Saved data entries:
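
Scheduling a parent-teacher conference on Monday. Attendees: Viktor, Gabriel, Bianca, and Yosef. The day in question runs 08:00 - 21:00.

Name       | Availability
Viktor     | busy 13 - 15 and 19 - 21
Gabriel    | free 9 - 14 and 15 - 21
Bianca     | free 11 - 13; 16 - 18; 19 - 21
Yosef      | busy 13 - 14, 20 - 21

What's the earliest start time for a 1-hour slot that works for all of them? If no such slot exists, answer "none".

11:00

Viktor free: 08:00-13:00, 15:00-19:00 (invert busy blocks within the working day).
Gabriel free: 09:00-14:00, 15:00-21:00.
Bianca free: 11:00-13:00, 16:00-18:00, 19:00-21:00.
Yosef free: 08:00-13:00, 14:00-20:00 (invert busy blocks within the working day).
Viktor ∩ Gabriel: 09:00-13:00, 15:00-19:00.
Viktor ∩ Gabriel ∩ Bianca: 11:00-13:00, 16:00-18:00.
Viktor ∩ Gabriel ∩ Bianca ∩ Yosef: 11:00-13:00, 16:00-18:00.
Those are the intersection windows.
The first common window of at least 60 minutes is 11:00-13:00, so the earliest start is 11:00.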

What is required
In the data above, retype exactly and only the lines between the one holding "and 19 - 21" and the one holding "14, 20 - 21", inclusive.

Result of the task
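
Viktor     | busy 13 - 15 and 19 - 21
Gabriel    | free 9 - 14 and 15 - 21
Bianca     | free 11 - 13; 16 - 18; 19 - 21
Yosef      | busy 13 - 14, 20 - 21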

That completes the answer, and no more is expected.